**Assigned task**
Repeat all of the material exactly, with no line missing.

**Information**
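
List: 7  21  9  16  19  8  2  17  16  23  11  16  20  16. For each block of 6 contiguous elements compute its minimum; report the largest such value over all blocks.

[7, 21, 9, 16, 19, 8] → min 7
[21, 9, 16, 19, 8, 2] → min 2
[9, 16, 19, 8, 2, 17] → min 2
[16, 19, 8, 2, 17, 16] → min 2
[19, 8, 2, 17, 16, 23] → min 2
[8, 2, 17, 16, 23, 11] → min 2
[2, 17, 16, 23, 11, 16] → min 2
[17, 16, 23, 11, 16, 20] → min 11
[16, 23, 11, 16, 20, 16] → min 11
Largest of these is 11.

11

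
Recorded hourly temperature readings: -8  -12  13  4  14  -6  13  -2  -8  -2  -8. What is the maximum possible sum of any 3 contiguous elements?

-8 -12 13 → sum -7
-12 13 4 → sum 5
13 4 14 → sum 31
4 14 -6 → sum 12
14 -6 13 → sum 21
-6 13 -2 → sum 5
13 -2 -8 → sum 3
-2 -8 -2 → sum -12
-8 -2 -8 → sum -18
Maximum of these is 31.

31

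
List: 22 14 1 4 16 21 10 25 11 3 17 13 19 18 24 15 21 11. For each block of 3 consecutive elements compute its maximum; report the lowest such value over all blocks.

Each size-3 window and its max:
[22, 14, 1] → max 22
[14, 1, 4] → max 14
[1, 4, 16] → max 16
[4, 16, 21] → max 21
[16, 21, 10] → max 21
[21, 10, 25] → max 25
[10, 25, 11] → max 25
[25, 11, 3] → max 25
[11, 3, 17] → max 17
[3, 17, 13] → max 17
[17, 13, 19] → max 19
[13, 19, 18] → max 19
[19, 18, 24] → max 24
[18, 24, 15] → max 24
[24, 15, 21] → max 24
[15, 21, 11] → max 21
Lowest of these is 14.

14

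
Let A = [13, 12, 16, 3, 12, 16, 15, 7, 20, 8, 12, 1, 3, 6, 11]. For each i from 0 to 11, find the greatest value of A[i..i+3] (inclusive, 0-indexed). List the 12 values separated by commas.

(13, 12, 16, 3) → max 16
(12, 16, 3, 12) → max 16
(16, 3, 12, 16) → max 16
(3, 12, 16, 15) → max 16
(12, 16, 15, 7) → max 16
(16, 15, 7, 20) → max 20
(15, 7, 20, 8) → max 20
(7, 20, 8, 12) → max 20
(20, 8, 12, 1) → max 20
(8, 12, 1, 3) → max 12
(12, 1, 3, 6) → max 12
(1, 3, 6, 11) → max 11

16, 16, 16, 16, 16, 20, 20, 20, 20, 12, 12, 11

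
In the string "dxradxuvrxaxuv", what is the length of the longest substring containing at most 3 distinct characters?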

**Exercise solution**
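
List: 7  21  9  16  19  8  2  17  16  23  11  16  20  16. For each block of 6 contiguous elements compute its minimum; report the largest such value over all blocks.

[7, 21, 9, 16, 19, 8] → min 7
[21, 9, 16, 19, 8, 2] → min 2
[9, 16, 19, 8, 2, 17] → min 2
[16, 19, 8, 2, 17, 16] → min 2
[19, 8, 2, 17, 16, 23] → min 2
[8, 2, 17, 16, 23, 11] → min 2
[2, 17, 16, 23, 11, 16] → min 2
[17, 16, 23, 11, 16, 20] → min 11
[16, 23, 11, 16, 20, 16] → min 11
Largest of these is 11.

11

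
Recorded hourly temperature readings: -8  -12  13  4  14  -6  13  -2  -8  -2  -8. What is the maximum possible sum of any 3 contiguous elements?

-8 -12 13 → sum -7
-12 13 4 → sum 5
13 4 14 → sum 31
4 14 -6 → sum 12
14 -6 13 → sum 21
-6 13 -2 → sum 5
13 -2 -8 → sum 3
-2 -8 -2 → sum -12
-8 -2 -8 → sum -18
Maximum of these is 31.

31

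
List: 22 14 1 4 16 21 10 25 11 3 17 13 19 18 24 15 21 11. For each block of 3 consecutive elements compute its maximum; report the lowest such value over all blocks.

Each size-3 window and its max:
[22, 14, 1] → max 22
[14, 1, 4] → max 14
[1, 4, 16] → max 16
[4, 16, 21] → max 21
[16, 21, 10] → max 21
[21, 10, 25] → max 25
[10, 25, 11] → max 25
[25, 11, 3] → max 25
[11, 3, 17] → max 17
[3, 17, 13] → max 17
[17, 13, 19] → max 19
[13, 19, 18] → max 19
[19, 18, 24] → max 24
[18, 24, 15] → max 24
[24, 15, 21] → max 24
[15, 21, 11] → max 21
Lowest of these is 14.

14

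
Let A = [13, 12, 16, 3, 12, 16, 15, 7, 20, 8, 12, 1, 3, 6, 11]. For each i from 0 to 11, find the greatest value of A[i..i+3] (inclusive, 0-indexed). List the 12 values separated by commas.

(13, 12, 16, 3) → max 16
(12, 16, 3, 12) → max 16
(16, 3, 12, 16) → max 16
(3, 12, 16, 15) → max 16
(12, 16, 15, 7) → max 16
(16, 15, 7, 20) → max 20
(15, 7, 20, 8) → max 20
(7, 20, 8, 12) → max 20
(20, 8, 12, 1) → max 20
(8, 12, 1, 3) → max 12
(12, 1, 3, 6) → max 12
(1, 3, 6, 11) → max 11

16, 16, 16, 16, 16, 20, 20, 20, 20, 12, 12, 11

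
In the string "dxradxuvrxaxuv", what is the length of the longest substring containing at most 3 distinct characters?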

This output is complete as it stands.